What you need to do: Begin at the line containing "Let b(l, A)" in the data below and go on through the line containing "Answer: 1834/12911 ≈ 0.14205", repeating each line exactly; include both ends and no other line.
_ _ _ _ _ _ _
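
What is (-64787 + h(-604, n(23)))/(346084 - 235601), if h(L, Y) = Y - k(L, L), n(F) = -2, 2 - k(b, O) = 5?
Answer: -64786/110483 ≈ -0.58639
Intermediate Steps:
k(b, O) = -3 (k(b, O) = 2 - 1*5 = 2 - 5 = -3)
h(L, Y) = 3 + Y (h(L, Y) = Y - 1*(-3) = Y + 3 = 3 + Y)
(-64787 + h(-604, n(23)))/(346084 - 235601) = (-64787 + (3 - 2))/(346084 - 235601) = (-64787 + 1)/110483 = -64786*1/110483 = -64786/110483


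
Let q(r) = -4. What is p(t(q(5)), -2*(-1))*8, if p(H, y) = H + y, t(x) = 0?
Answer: 16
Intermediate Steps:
p(t(q(5)), -2*(-1))*8 = (0 - 2*(-1))*8 = (0 + 2)*8 = 2*8 = 16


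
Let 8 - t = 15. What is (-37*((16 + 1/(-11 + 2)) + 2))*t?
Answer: 41699/9 ≈ 4633.2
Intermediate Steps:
t = -7 (t = 8 - 1*15 = 8 - 15 = -7)
(-37*((16 + 1/(-11 + 2)) + 2))*t = -37*((16 + 1/(-11 + 2)) + 2)*(-7) = -37*((16 + 1/(-9)) + 2)*(-7) = -37*((16 - ⅑) + 2)*(-7) = -37*(143/9 + 2)*(-7) = -37*161/9*(-7) = -5957/9*(-7) = 41699/9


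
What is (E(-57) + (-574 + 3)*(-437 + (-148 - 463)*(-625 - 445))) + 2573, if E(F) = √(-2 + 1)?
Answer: -373050570 + I ≈ -3.7305e+8 + 1.0*I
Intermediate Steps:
E(F) = I (E(F) = √(-1) = I)
(E(-57) + (-574 + 3)*(-437 + (-148 - 463)*(-625 - 445))) + 2573 = (I + (-574 + 3)*(-437 + (-148 - 463)*(-625 - 445))) + 2573 = (I - 571*(-437 - 611*(-1070))) + 2573 = (I - 571*(-437 + 653770)) + 2573 = (I - 571*653333) + 2573 = (I - 373053143) + 2573 = (-373053143 + I) + 2573 = -373050570 + I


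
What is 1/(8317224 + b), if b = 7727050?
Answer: 1/16044274 ≈ 6.2328e-8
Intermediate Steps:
1/(8317224 + b) = 1/(8317224 + 7727050) = 1/16044274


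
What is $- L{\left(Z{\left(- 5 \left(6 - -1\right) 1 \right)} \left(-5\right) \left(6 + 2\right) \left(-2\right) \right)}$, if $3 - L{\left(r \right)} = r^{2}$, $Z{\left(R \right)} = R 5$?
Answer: $195999997$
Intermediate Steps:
$Z{\left(R \right)} = 5 R$
$L{\left(r \right)} = 3 - r^{2}$
$- L{\left(Z{\left(- 5 \left(6 - -1\right) 1 \right)} \left(-5\right) \left(6 + 2\right) \left(-2\right) \right)} = - (3 - \left(5 - 5 \left(6 - -1\right) 1 \left(-5\right) \left(6 + 2\right) \left(-2\right)\right)^{2}) = - (3 - \left(5 - 5 \left(6 + 1\right) 1 \left(-5\right) 8 \left(-2\right)\right)^{2}) = - (3 - \left(5 \left(-5\right) 7 \cdot 1 \left(-5\right) \left(-16\right)\right)^{2}) = - (3 - \left(5 \left(\left(-35\right) 1\right) \left(-5\right) \left(-16\right)\right)^{2}) = - (3 - \left(5 \left(-35\right) \left(-5\right) \left(-16\right)\right)^{2}) = - (3 - \left(\left(-175\right) \left(-5\right) \left(-16\right)\right)^{2}) = - (3 - \left(875 \left(-16\right)\right)^{2}) = - (3 - \left(-14000\right)^{2}) = - (3 - 196000000) = \left(-1\right) \left(-195999997\right) = 195999997$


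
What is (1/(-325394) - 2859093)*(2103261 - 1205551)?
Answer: -417584038634098765/162697 ≈ -2.5666e+12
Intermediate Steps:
(1/(-325394) - 2859093)*(2103261 - 1205551) = (-1/325394 - 2859093)*897710 = -930331707643/325394*897710 = -417584038634098765/162697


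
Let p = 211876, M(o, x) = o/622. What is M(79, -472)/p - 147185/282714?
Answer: -9698514210457/18628996865304 ≈ -0.52061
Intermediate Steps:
M(o, x) = o/622 (M(o, x) = o*(1/622) = o/622)
M(79, -472)/p - 147185/282714 = ((1/622)*79)/211876 - 147185/282714 = (79/622)*(1/211876) - 147185*1/282714 = 79/131786872 - 147185/282714 = -9698514210457/18628996865304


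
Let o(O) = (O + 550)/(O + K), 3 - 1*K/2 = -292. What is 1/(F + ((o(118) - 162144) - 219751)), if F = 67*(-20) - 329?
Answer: -177/67890661 ≈ -2.6071e-6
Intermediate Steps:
K = 590 (K = 6 - 2*(-292) = 6 + 584 = 590)
o(O) = (550 + O)/(590 + O) (o(O) = (O + 550)/(O + 590) = (550 + O)/(590 + O))
F = -1669 (F = -1340 - 329 = -1669)
1/(F + ((o(118) - 162144) - 219751)) = 1/(-1669 + (((550 + 118)/(590 + 118) - 162144) - 219751)) = 1/(-1669 + ((668/708 - 162144) - 219751)) = 1/(-1669 + (((1/708)*668 - 162144) - 219751)) = 1/(-1669 + ((167/177 - 162144) - 219751)) = 1/(-1669 + (-28699321/177 - 219751)) = 1/(-1669 - 67595248/177) = 1/(-67890661/177) = -177/67890661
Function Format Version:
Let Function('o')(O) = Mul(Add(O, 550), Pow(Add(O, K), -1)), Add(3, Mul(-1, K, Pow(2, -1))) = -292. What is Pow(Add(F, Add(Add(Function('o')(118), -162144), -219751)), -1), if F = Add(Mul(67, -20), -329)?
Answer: Rational(-177, 67890661) ≈ -2.6071e-6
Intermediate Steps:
K = 590 (K = Add(6, Mul(-2, -292)) = Add(6, 584) = 590)
Function('o')(O) = Mul(Pow(Add(590, O), -1), Add(550, O)) (Function('o')(O) = Mul(Add(O, 550), Pow(Add(O, 590), -1)) = Mul(Add(550, O), Pow(Add(590, O), -1)) = Mul(Pow(Add(590, O), -1), Add(550, O)))
F = -1669 (F = Add(-1340, -329) = -1669)
Pow(Add(F, Add(Add(Function('o')(118), -162144), -219751)), -1) = Pow(Add(-1669, Add(Add(Mul(Pow(Add(590, 118), -1), Add(550, 118)), -162144), -219751)), -1) = Pow(Add(-1669, Add(Add(Mul(Pow(708, -1), 668), -162144), -219751)), -1) = Pow(Add(-1669, Add(Add(Mul(Rational(1, 708), 668), -162144), -219751)), -1) = Pow(Add(-1669, Add(Add(Rational(167, 177), -162144), -219751)), -1) = Pow(Add(-1669, Add(Rational(-28699321, 177), -219751)), -1) = Pow(Add(-1669, Rational(-67595248, 177)), -1) = Pow(Rational(-67890661, 177), -1) = Rational(-177, 67890661)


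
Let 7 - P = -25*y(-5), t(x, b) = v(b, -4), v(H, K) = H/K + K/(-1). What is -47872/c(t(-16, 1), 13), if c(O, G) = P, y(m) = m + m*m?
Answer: -47872/507 ≈ -94.422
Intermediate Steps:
y(m) = m + m²
v(H, K) = -K + H/K (v(H, K) = H/K + K*(-1) = H/K - K = -K + H/K)
t(x, b) = 4 - b/4 (t(x, b) = -1*(-4) + b/(-4) = 4 + b*(-¼) = 4 - b/4)
P = 507 (P = 7 - (-25)*(-5*(1 - 5)) = 7 - (-25)*(-5*(-4)) = 7 - (-25)*20 = 7 - 1*(-500) = 7 + 500 = 507)
c(O, G) = 507
-47872/c(t(-16, 1), 13) = -47872/507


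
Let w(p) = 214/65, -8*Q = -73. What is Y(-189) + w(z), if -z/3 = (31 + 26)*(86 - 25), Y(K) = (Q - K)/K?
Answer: 220543/98280 ≈ 2.2440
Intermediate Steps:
Q = 73/8 (Q = -1/8*(-73) = 73/8 ≈ 9.1250)
Y(K) = (73/8 - K)/K
z = -10431 (z = -3*(31 + 26)*(86 - 25) = -171*61 = -3*3477 = -10431)
w(p) = 214/65 (w(p) = 214*(1/65) = 214/65)
Y(-189) + w(z) = (73/8 - 1*(-189))/(-189) + 214/65 = -(73/8 + 189)/189 + 214/65 = -1/189*1585/8 + 214/65 = -1585/1512 + 214/65 = 220543/98280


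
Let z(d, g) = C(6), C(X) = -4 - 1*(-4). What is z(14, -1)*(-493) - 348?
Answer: -348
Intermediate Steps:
C(X) = 0 (C(X) = -4 + 4 = 0)
z(d, g) = 0
z(14, -1)*(-493) - 348 = 0*(-493) - 348 = 0 - 348 = -348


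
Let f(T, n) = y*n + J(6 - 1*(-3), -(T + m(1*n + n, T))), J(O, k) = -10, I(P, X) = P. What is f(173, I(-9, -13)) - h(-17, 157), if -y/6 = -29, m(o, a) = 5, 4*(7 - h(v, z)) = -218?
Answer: -3275/2 ≈ -1637.5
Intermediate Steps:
h(v, z) = 123/2 (h(v, z) = 7 - 1/4*(-218) = 7 + 109/2 = 123/2)
y = 174 (y = -6*(-29) = 174)
f(T, n) = -10 + 174*n (f(T, n) = 174*n - 10 = -10 + 174*n)
f(173, I(-9, -13)) - h(-17, 157) = (-10 + 174*(-9)) - 1*123/2 = (-10 - 1566) - 123/2 = -1576 - 123/2 = -3275/2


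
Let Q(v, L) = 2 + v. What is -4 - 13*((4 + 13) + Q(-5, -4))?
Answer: -186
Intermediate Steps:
-4 - 13*((4 + 13) + Q(-5, -4)) = -4 - 13*((4 + 13) + (2 - 5)) = -4 - 13*(17 - 3) = -4 - 13*14 = -4 - 182 = -186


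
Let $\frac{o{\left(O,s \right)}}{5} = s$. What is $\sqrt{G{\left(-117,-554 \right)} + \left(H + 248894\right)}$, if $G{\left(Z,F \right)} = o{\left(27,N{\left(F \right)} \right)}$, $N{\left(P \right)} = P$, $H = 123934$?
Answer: $\sqrt{370058} \approx 608.32$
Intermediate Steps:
$o{\left(O,s \right)} = 5 s$
$G{\left(Z,F \right)} = 5 F$
$\sqrt{G{\left(-117,-554 \right)} + \left(H + 248894\right)} = \sqrt{5 \left(-554\right) + \left(123934 + 248894\right)} = \sqrt{-2770 + 372828} = \sqrt{370058}$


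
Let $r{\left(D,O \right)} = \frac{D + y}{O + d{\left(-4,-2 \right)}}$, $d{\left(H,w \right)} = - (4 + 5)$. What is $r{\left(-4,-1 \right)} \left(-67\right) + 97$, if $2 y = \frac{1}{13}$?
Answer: $\frac{18319}{260} \approx 70.458$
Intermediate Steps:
$d{\left(H,w \right)} = -9$ ($d{\left(H,w \right)} = \left(-1\right) 9 = -9$)
$y = \frac{1}{26}$ ($y = \frac{1}{2 \cdot 13} = \frac{1}{2} \cdot \frac{1}{13} = \frac{1}{26} \approx 0.038462$)
$r{\left(D,O \right)} = \frac{\frac{1}{26} + D}{-9 + O}$ ($r{\left(D,O \right)} = \frac{D + \frac{1}{26}}{O - 9} = \frac{\frac{1}{26} + D}{-9 + O}$)
$r{\left(-4,-1 \right)} \left(-67\right) + 97 = \frac{\frac{1}{26} - 4}{-9 - 1} \left(-67\right) + 97 = \frac{1}{-10} \left(- \frac{103}{26}\right) \left(-67\right) + 97 = \left(- \frac{1}{10}\right) \left(- \frac{103}{26}\right) \left(-67\right) + 97 = \frac{103}{260} \left(-67\right) + 97 = - \frac{6901}{260} + 97 = \frac{18319}{260}$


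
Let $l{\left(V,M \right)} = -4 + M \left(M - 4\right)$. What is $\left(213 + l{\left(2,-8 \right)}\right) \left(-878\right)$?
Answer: $-267790$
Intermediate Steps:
$l{\left(V,M \right)} = -4 + M \left(-4 + M\right)$
$\left(213 + l{\left(2,-8 \right)}\right) \left(-878\right) = \left(213 - \left(-28 - 64\right)\right) \left(-878\right) = \left(213 + \left(-4 + 64 + 32\right)\right) \left(-878\right) = \left(213 + 92\right) \left(-878\right) = 305 \left(-878\right) = -267790$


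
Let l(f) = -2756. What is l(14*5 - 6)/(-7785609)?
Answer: 212/598893 ≈ 0.00035399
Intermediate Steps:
l(14*5 - 6)/(-7785609) = -2756/(-7785609) = -2756*(-1/7785609) = 212/598893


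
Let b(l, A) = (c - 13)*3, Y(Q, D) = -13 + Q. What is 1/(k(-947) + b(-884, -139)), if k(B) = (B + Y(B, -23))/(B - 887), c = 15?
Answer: 1834/12911 ≈ 0.14205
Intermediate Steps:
b(l, A) = 6 (b(l, A) = (15 - 13)*3 = 2*3 = 6)
k(B) = (-13 + 2*B)/(-887 + B) (k(B) = (B + (-13 + B))/(B - 887) = (-13 + 2*B)/(-887 + B))
1/(k(-947) + b(-884, -139)) = 1/((-13 + 2*(-947))/(-887 - 947) + 6) = 1/((-13 - 1894)/(-1834) + 6) = 1/(-1/1834*(-1907) + 6) = 1/(1907/1834 + 6) = 1/(12911/1834) = 1834/12911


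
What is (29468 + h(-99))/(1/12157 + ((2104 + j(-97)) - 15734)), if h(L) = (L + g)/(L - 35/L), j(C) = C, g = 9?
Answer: -56430715153/26286155834 ≈ -2.1468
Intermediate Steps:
h(L) = (9 + L)/(L - 35/L) (h(L) = (L + 9)/(L - 35/L) = (9 + L)/(L - 35/L))
(29468 + h(-99))/(1/12157 + ((2104 + j(-97)) - 15734)) = (29468 - 99*(9 - 99)/(-35 + (-99)²))/(1/12157 + ((2104 - 97) - 15734)) = (29468 - 99*(-90)/(-35 + 9801))/(1/12157 + (2007 - 15734)) = (29468 - 99*(-90)/9766)/(1/12157 - 13727) = (29468 - 99*1/9766*(-90))/(-166879138/12157) = (29468 + 4455/4883)*(-12157/166879138) = (143896699/4883)*(-12157/166879138) = -56430715153/26286155834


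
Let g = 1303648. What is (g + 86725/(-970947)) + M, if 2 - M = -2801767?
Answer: 3986142233174/970947 ≈ 4.1054e+6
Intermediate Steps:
M = 2801769 (M = 2 - 1*(-2801767) = 2 + 2801767 = 2801769)
(g + 86725/(-970947)) + M = (1303648 + 86725/(-970947)) + 2801769 = (1303648 + 86725*(-1/970947)) + 2801769 = (1303648 - 86725/970947) + 2801769 = 1265773027931/970947 + 2801769 = 3986142233174/970947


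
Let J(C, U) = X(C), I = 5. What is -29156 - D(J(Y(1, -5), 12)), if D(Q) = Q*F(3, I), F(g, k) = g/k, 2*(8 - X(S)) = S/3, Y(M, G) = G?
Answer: -291613/10 ≈ -29161.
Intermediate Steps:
X(S) = 8 - S/6 (X(S) = 8 - S/(2*3) = 8 - S/6)
J(C, U) = 8 - C/6
D(Q) = 3*Q/5 (D(Q) = Q*(3/5) = Q*(3*(⅕)) = Q*(⅗) = 3*Q/5)
-29156 - D(J(Y(1, -5), 12)) = -29156 - 3*(8 - ⅙*(-5))/5 = -29156 - 3*(8 + ⅚)/5 = -29156 - 3*53/(5*6) = -29156 - 1*53/10 = -29156 - 53/10 = -291613/10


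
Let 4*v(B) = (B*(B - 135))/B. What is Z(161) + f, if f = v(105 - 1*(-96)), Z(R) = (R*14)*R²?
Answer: 116851901/2 ≈ 5.8426e+7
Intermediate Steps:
Z(R) = 14*R³ (Z(R) = (14*R)*R² = 14*R³)
v(B) = -135/4 + B/4 (v(B) = ((B*(B - 135))/B)/4 = ((B*(-135 + B))/B)/4 = (-135 + B)/4 = -135/4 + B/4)
f = 33/2 (f = -135/4 + (105 - 1*(-96))/4 = -135/4 + (105 + 96)/4 = -135/4 + (¼)*201 = -135/4 + 201/4 = 33/2 ≈ 16.500)
Z(161) + f = 14*161³ + 33/2 = 14*4173281 + 33/2 = 58425934 + 33/2 = 116851901/2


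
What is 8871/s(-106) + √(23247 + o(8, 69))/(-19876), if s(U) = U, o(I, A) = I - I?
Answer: -8871/106 - 9*√287/19876 ≈ -83.696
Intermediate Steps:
o(I, A) = 0
8871/s(-106) + √(23247 + o(8, 69))/(-19876) = 8871/(-106) + √(23247 + 0)/(-19876) = 8871*(-1/106) + √23247*(-1/19876) = -8871/106 + (9*√287)*(-1/19876) = -8871/106 - 9*√287/19876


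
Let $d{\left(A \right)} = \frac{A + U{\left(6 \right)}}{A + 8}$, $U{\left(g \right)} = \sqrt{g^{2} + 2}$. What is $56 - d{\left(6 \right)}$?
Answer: $\frac{389}{7} - \frac{\sqrt{38}}{14} \approx 55.131$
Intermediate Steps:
$U{\left(g \right)} = \sqrt{2 + g^{2}}$
$d{\left(A \right)} = \frac{A + \sqrt{38}}{8 + A}$ ($d{\left(A \right)} = \frac{A + \sqrt{2 + 6^{2}}}{A + 8} = \frac{A + \sqrt{2 + 36}}{8 + A} = \frac{A + \sqrt{38}}{8 + A}$)
$56 - d{\left(6 \right)} = 56 - \frac{6 + \sqrt{38}}{8 + 6} = 56 - \frac{6 + \sqrt{38}}{14} = 56 - \left(\frac{3}{7} + \frac{\sqrt{38}}{14}\right) = \frac{389}{7} - \frac{\sqrt{38}}{14}$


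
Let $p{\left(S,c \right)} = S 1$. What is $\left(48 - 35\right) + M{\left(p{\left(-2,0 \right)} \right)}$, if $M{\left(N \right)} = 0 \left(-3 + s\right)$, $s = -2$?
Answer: $13$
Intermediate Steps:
$p{\left(S,c \right)} = S$
$M{\left(N \right)} = 0$ ($M{\left(N \right)} = 0 \left(-3 - 2\right) = 0 \left(-5\right) = 0$)
$\left(48 - 35\right) + M{\left(p{\left(-2,0 \right)} \right)} = \left(48 - 35\right) + 0 = 13 + 0 = 13$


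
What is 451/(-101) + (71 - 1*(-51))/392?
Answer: -82235/19796 ≈ -4.1541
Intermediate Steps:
451/(-101) + (71 - 1*(-51))/392 = 451*(-1/101) + (71 + 51)*(1/392) = -451/101 + 122*(1/392) = -451/101 + 61/196 = -82235/19796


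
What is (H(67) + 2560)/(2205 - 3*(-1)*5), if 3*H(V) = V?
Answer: 7747/6660 ≈ 1.1632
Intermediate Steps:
H(V) = V/3
(H(67) + 2560)/(2205 - 3*(-1)*5) = ((1/3)*67 + 2560)/(2205 - 3*(-1)*5) = (67/3 + 2560)/(2205 + 3*5) = 7747/(3*(2205 + 15)) = (7747/3)/2220 = (7747/3)*(1/2220) = 7747/6660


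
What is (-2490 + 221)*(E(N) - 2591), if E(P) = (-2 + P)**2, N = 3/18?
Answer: 211368695/36 ≈ 5.8714e+6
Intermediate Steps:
N = 1/6 (N = 3*(1/18) = 1/6 ≈ 0.16667)
(-2490 + 221)*(E(N) - 2591) = (-2490 + 221)*((-2 + 1/6)**2 - 2591) = -2269*((-11/6)**2 - 2591) = -2269*(121/36 - 2591) = -2269*(-93155/36) = 211368695/36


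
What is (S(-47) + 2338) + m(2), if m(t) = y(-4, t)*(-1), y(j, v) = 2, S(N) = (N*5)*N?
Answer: 13381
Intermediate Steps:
S(N) = 5*N² (S(N) = (5*N)*N = 5*N²)
m(t) = -2 (m(t) = 2*(-1) = -2)
(S(-47) + 2338) + m(2) = (5*(-47)² + 2338) - 2 = (5*2209 + 2338) - 2 = (11045 + 2338) - 2 = 13383 - 2 = 13381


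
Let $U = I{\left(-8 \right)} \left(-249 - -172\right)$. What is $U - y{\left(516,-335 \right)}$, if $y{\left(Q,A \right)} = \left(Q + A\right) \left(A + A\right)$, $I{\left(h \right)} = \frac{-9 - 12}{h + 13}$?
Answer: $\frac{607967}{5} \approx 1.2159 \cdot 10^{5}$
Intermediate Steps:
$I{\left(h \right)} = - \frac{21}{13 + h}$
$y{\left(Q,A \right)} = 2 A \left(A + Q\right)$ ($y{\left(Q,A \right)} = \left(A + Q\right) 2 A = 2 A \left(A + Q\right)$)
$U = \frac{1617}{5}$ ($U = - \frac{21}{13 - 8} \left(-249 - -172\right) = - \frac{21}{5} \left(-249 + 172\right) = \left(-21\right) \frac{1}{5} \left(-77\right) = \left(- \frac{21}{5}\right) \left(-77\right) = \frac{1617}{5} \approx 323.4$)
$U - y{\left(516,-335 \right)} = \frac{1617}{5} - 2 \left(-335\right) \left(-335 + 516\right) = \frac{1617}{5} - 2 \left(-335\right) 181 = \frac{1617}{5} - -121270 = \frac{1617}{5} + 121270 = \frac{607967}{5}$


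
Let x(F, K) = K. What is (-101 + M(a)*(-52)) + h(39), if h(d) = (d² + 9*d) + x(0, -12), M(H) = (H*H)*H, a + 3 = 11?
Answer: -24865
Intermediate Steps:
a = 8 (a = -3 + 11 = 8)
M(H) = H³ (M(H) = H²*H = H³)
h(d) = -12 + d² + 9*d (h(d) = (d² + 9*d) - 12 = -12 + d² + 9*d)
(-101 + M(a)*(-52)) + h(39) = (-101 + 8³*(-52)) + (-12 + 39² + 9*39) = (-101 + 512*(-52)) + (-12 + 1521 + 351) = (-101 - 26624) + 1860 = -26725 + 1860 = -24865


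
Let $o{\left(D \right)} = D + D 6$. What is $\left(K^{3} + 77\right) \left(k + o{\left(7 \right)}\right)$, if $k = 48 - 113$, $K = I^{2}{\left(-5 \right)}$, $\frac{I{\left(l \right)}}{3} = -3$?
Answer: $-8504288$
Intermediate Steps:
$o{\left(D \right)} = 7 D$ ($o{\left(D \right)} = D + 6 D = 7 D$)
$I{\left(l \right)} = -9$ ($I{\left(l \right)} = 3 \left(-3\right) = -9$)
$K = 81$ ($K = \left(-9\right)^{2} = 81$)
$k = -65$
$\left(K^{3} + 77\right) \left(k + o{\left(7 \right)}\right) = \left(81^{3} + 77\right) \left(-65 + 7 \cdot 7\right) = \left(531441 + 77\right) \left(-65 + 49\right) = 531518 \left(-16\right) = -8504288$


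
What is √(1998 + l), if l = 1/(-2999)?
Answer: √17970010999/2999 ≈ 44.699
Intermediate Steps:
l = -1/2999 ≈ -0.00033344
√(1998 + l) = √(1998 - 1/2999) = √(5992001/2999) = √17970010999/2999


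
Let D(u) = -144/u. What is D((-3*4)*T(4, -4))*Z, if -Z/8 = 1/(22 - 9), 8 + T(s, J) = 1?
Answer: 96/91 ≈ 1.0549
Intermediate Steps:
T(s, J) = -7 (T(s, J) = -8 + 1 = -7)
Z = -8/13 (Z = -8/(22 - 9) = -8/13 ≈ -0.61539)
D((-3*4)*T(4, -4))*Z = -144/(-3*4*(-7))*(-8/13) = -144/((-12*(-7)))*(-8/13) = -144/84*(-8/13) = -144*1/84*(-8/13) = -12/7*(-8/13) = 96/91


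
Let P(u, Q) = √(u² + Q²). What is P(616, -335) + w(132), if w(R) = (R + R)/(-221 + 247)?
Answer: 132/13 + √491681 ≈ 711.35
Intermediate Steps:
w(R) = R/13 (w(R) = (2*R)/26 = (2*R)*(1/26) = R/13)
P(u, Q) = √(Q² + u²)
P(616, -335) + w(132) = √((-335)² + 616²) + (1/13)*132 = √(112225 + 379456) + 132/13 = √491681 + 132/13 = 132/13 + √491681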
_ _ _ _ _ _ _
Problem solution:
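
Let b(l, A) = (c - 13)*3, Y(Q, D) = -13 + Q. What is 1/(k(-947) + b(-884, -139)), if k(B) = (B + Y(B, -23))/(B - 887), c = 15?
Answer: 1834/12911 ≈ 0.14205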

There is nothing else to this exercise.